--- Work instructions ---
Print every record exactly, omitting none.

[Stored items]
((

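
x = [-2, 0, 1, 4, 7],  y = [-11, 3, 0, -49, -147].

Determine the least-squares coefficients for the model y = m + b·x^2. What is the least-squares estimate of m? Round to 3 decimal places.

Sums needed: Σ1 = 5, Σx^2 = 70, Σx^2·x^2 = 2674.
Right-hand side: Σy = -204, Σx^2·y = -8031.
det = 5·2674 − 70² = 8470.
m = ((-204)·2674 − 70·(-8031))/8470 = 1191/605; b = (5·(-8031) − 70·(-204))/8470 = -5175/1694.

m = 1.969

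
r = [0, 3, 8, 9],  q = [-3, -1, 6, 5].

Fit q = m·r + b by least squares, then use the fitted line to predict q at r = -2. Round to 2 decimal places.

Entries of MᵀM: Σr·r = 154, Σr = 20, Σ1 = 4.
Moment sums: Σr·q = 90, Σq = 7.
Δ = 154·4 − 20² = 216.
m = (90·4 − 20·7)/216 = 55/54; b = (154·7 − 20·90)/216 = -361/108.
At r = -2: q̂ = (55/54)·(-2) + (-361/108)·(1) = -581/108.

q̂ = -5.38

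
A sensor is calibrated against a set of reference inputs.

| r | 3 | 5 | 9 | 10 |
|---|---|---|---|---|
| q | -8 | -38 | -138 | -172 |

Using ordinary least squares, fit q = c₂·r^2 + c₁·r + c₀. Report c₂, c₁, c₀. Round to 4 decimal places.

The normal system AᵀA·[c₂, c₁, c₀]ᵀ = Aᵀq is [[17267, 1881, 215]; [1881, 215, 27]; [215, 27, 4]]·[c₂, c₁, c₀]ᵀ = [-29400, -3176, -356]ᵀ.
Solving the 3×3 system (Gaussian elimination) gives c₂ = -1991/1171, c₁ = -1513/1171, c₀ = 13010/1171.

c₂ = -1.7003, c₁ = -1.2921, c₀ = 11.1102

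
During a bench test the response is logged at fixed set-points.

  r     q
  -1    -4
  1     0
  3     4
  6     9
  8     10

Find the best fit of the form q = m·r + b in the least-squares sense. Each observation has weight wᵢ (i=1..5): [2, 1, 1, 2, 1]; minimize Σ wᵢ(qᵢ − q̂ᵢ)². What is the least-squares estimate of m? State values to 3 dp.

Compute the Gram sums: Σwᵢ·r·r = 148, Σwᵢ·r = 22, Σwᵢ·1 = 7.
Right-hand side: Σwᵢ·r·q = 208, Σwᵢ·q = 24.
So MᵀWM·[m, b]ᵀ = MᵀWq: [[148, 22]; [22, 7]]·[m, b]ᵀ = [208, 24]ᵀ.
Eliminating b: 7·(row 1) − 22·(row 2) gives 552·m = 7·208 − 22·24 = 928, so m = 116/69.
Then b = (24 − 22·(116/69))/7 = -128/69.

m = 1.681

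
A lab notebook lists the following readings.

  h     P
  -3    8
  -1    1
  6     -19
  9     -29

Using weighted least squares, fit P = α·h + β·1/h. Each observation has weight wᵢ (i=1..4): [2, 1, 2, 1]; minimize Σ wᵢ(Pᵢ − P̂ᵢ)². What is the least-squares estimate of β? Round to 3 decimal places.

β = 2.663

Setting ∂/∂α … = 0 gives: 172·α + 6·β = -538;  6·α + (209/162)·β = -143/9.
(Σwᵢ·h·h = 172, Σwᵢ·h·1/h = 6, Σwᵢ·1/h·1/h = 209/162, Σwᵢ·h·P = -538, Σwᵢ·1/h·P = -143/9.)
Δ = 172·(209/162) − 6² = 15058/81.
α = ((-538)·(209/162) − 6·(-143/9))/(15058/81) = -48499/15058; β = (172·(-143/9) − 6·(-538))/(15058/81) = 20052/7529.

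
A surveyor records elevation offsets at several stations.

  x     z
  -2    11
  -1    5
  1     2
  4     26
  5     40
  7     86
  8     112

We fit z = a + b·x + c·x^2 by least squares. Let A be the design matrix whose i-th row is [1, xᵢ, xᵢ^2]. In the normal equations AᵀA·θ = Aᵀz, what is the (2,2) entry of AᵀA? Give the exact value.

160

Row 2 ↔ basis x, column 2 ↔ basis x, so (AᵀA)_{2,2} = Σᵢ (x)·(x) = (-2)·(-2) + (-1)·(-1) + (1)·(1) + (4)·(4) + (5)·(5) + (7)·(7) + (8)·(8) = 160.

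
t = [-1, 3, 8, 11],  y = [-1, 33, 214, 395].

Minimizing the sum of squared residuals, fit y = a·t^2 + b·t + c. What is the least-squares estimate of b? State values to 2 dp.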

))

--- Response box ---
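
x = [-2, 0, 1, 4, 7],  y = [-11, 3, 0, -49, -147].

Determine the least-squares coefficients for the model y = m + b·x^2. What is the least-squares estimate of m? Round to 3 decimal places.

Sums needed: Σ1 = 5, Σx^2 = 70, Σx^2·x^2 = 2674.
Right-hand side: Σy = -204, Σx^2·y = -8031.
det = 5·2674 − 70² = 8470.
m = ((-204)·2674 − 70·(-8031))/8470 = 1191/605; b = (5·(-8031) − 70·(-204))/8470 = -5175/1694.

m = 1.969

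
r = [0, 3, 8, 9],  q = [-3, -1, 6, 5].

Fit q = m·r + b by least squares, then use the fitted line to predict q at r = -2. Round to 2 decimal places.

Entries of MᵀM: Σr·r = 154, Σr = 20, Σ1 = 4.
Moment sums: Σr·q = 90, Σq = 7.
Δ = 154·4 − 20² = 216.
m = (90·4 − 20·7)/216 = 55/54; b = (154·7 − 20·90)/216 = -361/108.
At r = -2: q̂ = (55/54)·(-2) + (-361/108)·(1) = -581/108.

q̂ = -5.38

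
A sensor is calibrated against a set of reference inputs.

| r | 3 | 5 | 9 | 10 |
|---|---|---|---|---|
| q | -8 | -38 | -138 | -172 |

Using ordinary least squares, fit q = c₂·r^2 + c₁·r + c₀. Report c₂, c₁, c₀. Round to 4 decimal places.

The normal system AᵀA·[c₂, c₁, c₀]ᵀ = Aᵀq is [[17267, 1881, 215]; [1881, 215, 27]; [215, 27, 4]]·[c₂, c₁, c₀]ᵀ = [-29400, -3176, -356]ᵀ.
Solving the 3×3 system (Gaussian elimination) gives c₂ = -1991/1171, c₁ = -1513/1171, c₀ = 13010/1171.

c₂ = -1.7003, c₁ = -1.2921, c₀ = 11.1102

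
During a bench test the response is logged at fixed set-points.

  r     q
  -1    -4
  1     0
  3     4
  6     9
  8     10

Find the best fit of the form q = m·r + b in the least-squares sense. Each observation has weight wᵢ (i=1..5): [2, 1, 1, 2, 1]; minimize Σ wᵢ(qᵢ − q̂ᵢ)². What is the least-squares estimate of m? State values to 3 dp.

Compute the Gram sums: Σwᵢ·r·r = 148, Σwᵢ·r = 22, Σwᵢ·1 = 7.
Right-hand side: Σwᵢ·r·q = 208, Σwᵢ·q = 24.
So MᵀWM·[m, b]ᵀ = MᵀWq: [[148, 22]; [22, 7]]·[m, b]ᵀ = [208, 24]ᵀ.
Eliminating b: 7·(row 1) − 22·(row 2) gives 552·m = 7·208 − 22·24 = 928, so m = 116/69.
Then b = (24 − 22·(116/69))/7 = -128/69.

m = 1.681

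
A lab notebook lists the following readings.

  h     P
  -3    8
  -1    1
  6     -19
  9     -29

Using weighted least squares, fit P = α·h + β·1/h. Each observation has weight wᵢ (i=1..4): [2, 1, 2, 1]; minimize Σ wᵢ(Pᵢ − P̂ᵢ)². What is the least-squares estimate of β? Round to 3 decimal places.

β = 2.663

Setting ∂/∂α … = 0 gives: 172·α + 6·β = -538;  6·α + (209/162)·β = -143/9.
(Σwᵢ·h·h = 172, Σwᵢ·h·1/h = 6, Σwᵢ·1/h·1/h = 209/162, Σwᵢ·h·P = -538, Σwᵢ·1/h·P = -143/9.)
Δ = 172·(209/162) − 6² = 15058/81.
α = ((-538)·(209/162) − 6·(-143/9))/(15058/81) = -48499/15058; β = (172·(-143/9) − 6·(-538))/(15058/81) = 20052/7529.

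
A surveyor records elevation offsets at several stations.

  x     z
  -2    11
  -1    5
  1     2
  4     26
  5     40
  7     86
  8     112

We fit z = a + b·x + c·x^2 by least squares. Let A be the design matrix whose i-th row is [1, xᵢ, xᵢ^2]. In the normal equations AᵀA·θ = Aᵀz, what is the (2,2) entry of AᵀA? Give the exact value.

160

Row 2 ↔ basis x, column 2 ↔ basis x, so (AᵀA)_{2,2} = Σᵢ (x)·(x) = (-2)·(-2) + (-1)·(-1) + (1)·(1) + (4)·(4) + (5)·(5) + (7)·(7) + (8)·(8) = 160.

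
t = [-1, 3, 8, 11],  y = [-1, 33, 214, 395].

Minimizing the sum of squared residuals, fit y = a·t^2 + b·t + c. What is the least-squares estimate of b? State values to 2 dp.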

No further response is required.